* [Task to carry out]: Return every line of the listing, exactly as it reads.

* [Exercise inputs]:
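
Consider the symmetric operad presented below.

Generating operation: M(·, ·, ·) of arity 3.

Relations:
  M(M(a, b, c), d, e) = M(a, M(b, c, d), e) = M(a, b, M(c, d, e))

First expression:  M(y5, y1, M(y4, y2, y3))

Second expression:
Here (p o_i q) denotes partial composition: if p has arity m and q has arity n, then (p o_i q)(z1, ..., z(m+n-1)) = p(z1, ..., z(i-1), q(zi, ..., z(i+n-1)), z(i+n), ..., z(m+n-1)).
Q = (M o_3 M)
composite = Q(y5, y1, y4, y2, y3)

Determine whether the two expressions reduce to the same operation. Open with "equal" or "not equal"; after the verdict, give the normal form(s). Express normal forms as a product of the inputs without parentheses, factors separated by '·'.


equal: each reduces to y5 · y1 · y4 · y2 · y3

Reducing the first expression gives y5 · y1 · y4 · y2 · y3
Reducing the second expression gives y5 · y1 · y4 · y2 · y3
Both agree, so they are equal.


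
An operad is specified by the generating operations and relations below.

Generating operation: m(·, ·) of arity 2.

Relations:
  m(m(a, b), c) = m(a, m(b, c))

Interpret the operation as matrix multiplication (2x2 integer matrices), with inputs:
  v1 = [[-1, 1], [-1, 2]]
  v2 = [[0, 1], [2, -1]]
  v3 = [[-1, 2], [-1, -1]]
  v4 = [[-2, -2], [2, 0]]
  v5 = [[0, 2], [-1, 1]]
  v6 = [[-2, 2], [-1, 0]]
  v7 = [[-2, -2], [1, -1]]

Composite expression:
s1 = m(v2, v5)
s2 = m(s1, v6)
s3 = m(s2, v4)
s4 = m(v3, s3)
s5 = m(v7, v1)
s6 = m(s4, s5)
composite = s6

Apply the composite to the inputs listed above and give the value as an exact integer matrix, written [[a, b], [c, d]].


[[136, -226], [-32, 56]]

m(v2, v5) = [[-1, 1], [1, 3]]
m(m(v2, v5), v6) = [[1, -2], [-5, 2]]
m(m(m(v2, v5), v6), v4) = [[-6, -2], [14, 10]]
m(v3, m(m(m(v2, v5), v6), v4)) = [[34, 22], [-8, -8]]
m(v7, v1) = [[4, -6], [0, -1]]
m(m(v3, m(m(m(v2, v5), v6), v4)), m(v7, v1)) = [[136, -226], [-32, 56]]


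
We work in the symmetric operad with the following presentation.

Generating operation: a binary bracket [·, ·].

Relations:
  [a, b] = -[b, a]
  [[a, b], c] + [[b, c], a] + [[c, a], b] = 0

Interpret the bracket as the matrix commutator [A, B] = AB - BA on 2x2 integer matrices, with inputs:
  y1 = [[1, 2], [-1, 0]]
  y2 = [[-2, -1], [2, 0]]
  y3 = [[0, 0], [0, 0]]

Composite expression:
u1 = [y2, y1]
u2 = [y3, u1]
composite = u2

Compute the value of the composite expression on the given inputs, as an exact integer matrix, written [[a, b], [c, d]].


[[0, 0], [0, 0]]


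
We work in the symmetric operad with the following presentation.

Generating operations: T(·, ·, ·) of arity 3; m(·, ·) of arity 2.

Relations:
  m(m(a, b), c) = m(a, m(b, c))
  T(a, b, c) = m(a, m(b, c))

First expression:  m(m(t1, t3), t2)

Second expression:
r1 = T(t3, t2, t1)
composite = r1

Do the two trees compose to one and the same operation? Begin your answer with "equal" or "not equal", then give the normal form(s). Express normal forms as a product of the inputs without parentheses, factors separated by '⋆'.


Reducing the first expression gives t1 ⋆ t3 ⋆ t2
Reducing the second expression gives t3 ⋆ t2 ⋆ t1
The forms do not match — not equal.

not equal; the first gives t1 ⋆ t3 ⋆ t2 and the second t3 ⋆ t2 ⋆ t1


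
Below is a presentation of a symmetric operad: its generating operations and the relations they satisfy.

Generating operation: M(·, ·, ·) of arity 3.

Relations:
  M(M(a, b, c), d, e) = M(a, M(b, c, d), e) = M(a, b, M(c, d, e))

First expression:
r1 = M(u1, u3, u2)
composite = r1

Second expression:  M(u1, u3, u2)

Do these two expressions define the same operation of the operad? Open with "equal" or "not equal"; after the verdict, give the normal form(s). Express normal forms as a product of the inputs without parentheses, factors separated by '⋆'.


equal: each reduces to u1 ⋆ u3 ⋆ u2

The first expression, normalized: u1 ⋆ u3 ⋆ u2
The second expression, normalized: u1 ⋆ u3 ⋆ u2
Identical normal forms: equal.


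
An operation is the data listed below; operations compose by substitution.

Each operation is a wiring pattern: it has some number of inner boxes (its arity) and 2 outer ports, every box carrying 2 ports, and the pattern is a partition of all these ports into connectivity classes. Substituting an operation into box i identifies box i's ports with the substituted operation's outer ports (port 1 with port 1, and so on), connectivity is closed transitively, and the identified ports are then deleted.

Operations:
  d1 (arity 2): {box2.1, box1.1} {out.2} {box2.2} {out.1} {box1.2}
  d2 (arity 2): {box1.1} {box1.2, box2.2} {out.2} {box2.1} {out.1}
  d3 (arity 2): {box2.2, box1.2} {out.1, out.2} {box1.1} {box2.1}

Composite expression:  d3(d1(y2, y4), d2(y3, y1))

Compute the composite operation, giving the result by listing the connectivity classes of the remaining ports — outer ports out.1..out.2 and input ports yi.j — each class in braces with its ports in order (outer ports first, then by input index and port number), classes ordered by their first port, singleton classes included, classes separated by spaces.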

* [Solution]:
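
Consider the symmetric operad presented below.

Generating operation: M(·, ·, ·) of arity 3.

Relations:
  M(M(a, b, c), d, e) = M(a, M(b, c, d), e) = M(a, b, M(c, d, e))

First expression:  M(y5, y1, M(y4, y2, y3))

Second expression:
Here (p o_i q) denotes partial composition: if p has arity m and q has arity n, then (p o_i q)(z1, ..., z(m+n-1)) = p(z1, ..., z(i-1), q(zi, ..., z(i+n-1)), z(i+n), ..., z(m+n-1)).
Q = (M o_3 M)
composite = Q(y5, y1, y4, y2, y3)

Determine whether the two expressions reduce to the same operation. Open with "equal" or "not equal"; after the verdict, give the normal form(s). Express normal forms as a product of the inputs without parentheses, factors separated by '·'.


equal: each reduces to y5 · y1 · y4 · y2 · y3

Reducing the first expression gives y5 · y1 · y4 · y2 · y3
Reducing the second expression gives y5 · y1 · y4 · y2 · y3
Both agree, so they are equal.


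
An operad is specified by the generating operations and relations below.

Generating operation: m(·, ·) of arity 2.

Relations:
  m(m(a, b), c) = m(a, m(b, c))

Interpret the operation as matrix multiplication (2x2 integer matrices), with inputs:
  v1 = [[-1, 1], [-1, 2]]
  v2 = [[0, 1], [2, -1]]
  v3 = [[-1, 2], [-1, -1]]
  v4 = [[-2, -2], [2, 0]]
  v5 = [[0, 2], [-1, 1]]
  v6 = [[-2, 2], [-1, 0]]
  v7 = [[-2, -2], [1, -1]]

Composite expression:
s1 = m(v2, v5)
s2 = m(s1, v6)
s3 = m(s2, v4)
s4 = m(v3, s3)
s5 = m(v7, v1)
s6 = m(s4, s5)
composite = s6

Apply the composite to the inputs listed above and give the value as an exact integer matrix, written [[a, b], [c, d]].


[[136, -226], [-32, 56]]

m(v2, v5) = [[-1, 1], [1, 3]]
m(m(v2, v5), v6) = [[1, -2], [-5, 2]]
m(m(m(v2, v5), v6), v4) = [[-6, -2], [14, 10]]
m(v3, m(m(m(v2, v5), v6), v4)) = [[34, 22], [-8, -8]]
m(v7, v1) = [[4, -6], [0, -1]]
m(m(v3, m(m(m(v2, v5), v6), v4)), m(v7, v1)) = [[136, -226], [-32, 56]]


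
We work in the symmetric operad with the following presentation.

Generating operation: a binary bracket [·, ·].

Relations:
  [a, b] = -[b, a]
  [[a, b], c] + [[b, c], a] + [[c, a], b] = 0

Interpret the bracket as the matrix commutator [A, B] = AB - BA on 2x2 integer matrices, with inputs:
  y1 = [[1, 2], [-1, 0]]
  y2 = [[-2, -1], [2, 0]]
  y3 = [[0, 0], [0, 0]]

Composite expression:
u1 = [y2, y1]
u2 = [y3, u1]
composite = u2

Compute the value of the composite expression on the given inputs, as an exact integer matrix, written [[a, b], [c, d]].


[[0, 0], [0, 0]]


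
We work in the symmetric operad with the following presentation.

Generating operations: T(·, ·, ·) of arity 3; m(·, ·) of arity 2.

Relations:
  m(m(a, b), c) = m(a, m(b, c))
  T(a, b, c) = m(a, m(b, c))

First expression:  m(m(t1, t3), t2)

Second expression:
r1 = T(t3, t2, t1)
composite = r1

Do the two trees compose to one and the same operation? Begin your answer with "equal" or "not equal", then give the normal form(s). Express normal forms as a product of the inputs without parentheses, factors separated by '⋆'.


Reducing the first expression gives t1 ⋆ t3 ⋆ t2
Reducing the second expression gives t3 ⋆ t2 ⋆ t1
The forms do not match — not equal.

not equal; the first gives t1 ⋆ t3 ⋆ t2 and the second t3 ⋆ t2 ⋆ t1


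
Below is a presentation of a symmetric operad: its generating operations and the relations they satisfy.

Generating operation: M(·, ·, ·) of arity 3.

Relations:
  M(M(a, b, c), d, e) = M(a, M(b, c, d), e) = M(a, b, M(c, d, e))

First expression:
r1 = M(u1, u3, u2)
composite = r1

Second expression:  M(u1, u3, u2)

Do these two expressions define the same operation of the operad? Open with "equal" or "not equal"; after the verdict, give the normal form(s). Express normal forms as a product of the inputs without parentheses, factors separated by '⋆'.


equal: each reduces to u1 ⋆ u3 ⋆ u2

The first expression, normalized: u1 ⋆ u3 ⋆ u2
The second expression, normalized: u1 ⋆ u3 ⋆ u2
Identical normal forms: equal.


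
An operation is the data listed below; operations compose by substitution.

Each operation is a wiring pattern: it has some number of inner boxes (its arity) and 2 outer ports, every box carrying 2 ports, and the pattern is a partition of all these ports into connectivity classes. Substituting an operation into box i identifies box i's ports with the substituted operation's outer ports (port 1 with port 1, and so on), connectivity is closed transitively, and the identified ports are then deleted.

Operations:
  d1 (arity 2): {box2.1, box1.1} {out.2} {box2.2} {out.1} {box1.2}
  d2 (arity 2): {box1.1} {box1.2, box2.2} {out.2} {box2.1} {out.1}
  d3 (arity 2): {box2.2, box1.2} {out.1, out.2} {box1.1} {box2.1}

Composite expression:  d3(d1(y2, y4), d2(y3, y1))

Compute the composite operation, giving the result by listing the connectivity classes of the remaining ports — outer ports out.1..out.2 and input ports yi.j — each class in braces with its ports in order (outer ports first, then by input index and port number), classes ordered by their first port, singleton classes included, classes separated by spaces.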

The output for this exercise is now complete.